> **Your task**
Would you give the entries below again, precisely as they are written?

*** Material for this exercise Section Begins ***

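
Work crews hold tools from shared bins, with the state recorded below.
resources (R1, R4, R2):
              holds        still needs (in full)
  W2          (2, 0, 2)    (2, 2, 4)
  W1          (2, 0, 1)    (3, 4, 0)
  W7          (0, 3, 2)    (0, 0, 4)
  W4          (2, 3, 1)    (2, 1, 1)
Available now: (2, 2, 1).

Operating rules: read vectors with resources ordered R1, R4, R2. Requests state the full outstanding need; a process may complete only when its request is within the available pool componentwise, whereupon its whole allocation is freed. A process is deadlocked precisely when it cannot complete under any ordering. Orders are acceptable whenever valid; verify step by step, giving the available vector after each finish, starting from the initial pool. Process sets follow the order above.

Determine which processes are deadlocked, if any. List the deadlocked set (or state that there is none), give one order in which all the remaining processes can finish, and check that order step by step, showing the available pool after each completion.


Deadlocked: W2 and W7.
Key observation: W4, W1 can finish, but then (6, 5, 3) is all there is, and the blocked group's R2 demands exceed it.
One completion order for the rest: W4, W1. Verifying each step:
  pool = (2, 2, 1)
  W4 needs (2, 1, 1) <= (2, 2, 1) -> finishes; pool += (2, 3, 1) = (4, 5, 2)
  W1 needs (3, 4, 0) <= (4, 5, 2) -> finishes; pool += (2, 0, 1) = (6, 5, 3)
The blocked processes can never fit:
  blocked: W2 wants (2, 2, 4), pool (6, 5, 3) — not enough R2
  blocked: W7 wants (0, 0, 4), pool (6, 5, 3) — not enough R2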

*** Material for this exercise Section Ends ***

> **Answer to this task**
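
Work crews hold tools from shared bins, with the state recorded below.
resources (R1, R4, R2):
              holds        still needs (in full)
  W2          (2, 0, 2)    (2, 2, 4)
  W1          (2, 0, 1)    (3, 4, 0)
  W7          (0, 3, 2)    (0, 0, 4)
  W4          (2, 3, 1)    (2, 1, 1)
Available now: (2, 2, 1).

Operating rules: read vectors with resources ordered R1, R4, R2. Requests state the full outstanding need; a process may complete only when its request is within the available pool componentwise, whereupon its whole allocation is freed. A process is deadlocked precisely when it cannot complete under any ordering. Orders are acceptable whenever valid; verify step by step, giving the available vector after each finish, starting from the initial pool. Process sets follow the order above.

Determine which processes are deadlocked, if any. List the deadlocked set (or state that there is none), give one order in which all the remaining processes can finish, and check that order step by step, showing the available pool after each completion.


Deadlocked: W2 and W7.
Key observation: W4, W1 can finish, but then (6, 5, 3) is all there is, and the blocked group's R2 demands exceed it.
One completion order for the rest: W4, W1. Verifying each step:
  pool = (2, 2, 1)
  W4 needs (2, 1, 1) <= (2, 2, 1) -> finishes; pool += (2, 3, 1) = (4, 5, 2)
  W1 needs (3, 4, 0) <= (4, 5, 2) -> finishes; pool += (2, 0, 1) = (6, 5, 3)
The blocked processes can never fit:
  blocked: W2 wants (2, 2, 4), pool (6, 5, 3) — not enough R2
  blocked: W7 wants (0, 0, 4), pool (6, 5, 3) — not enough R2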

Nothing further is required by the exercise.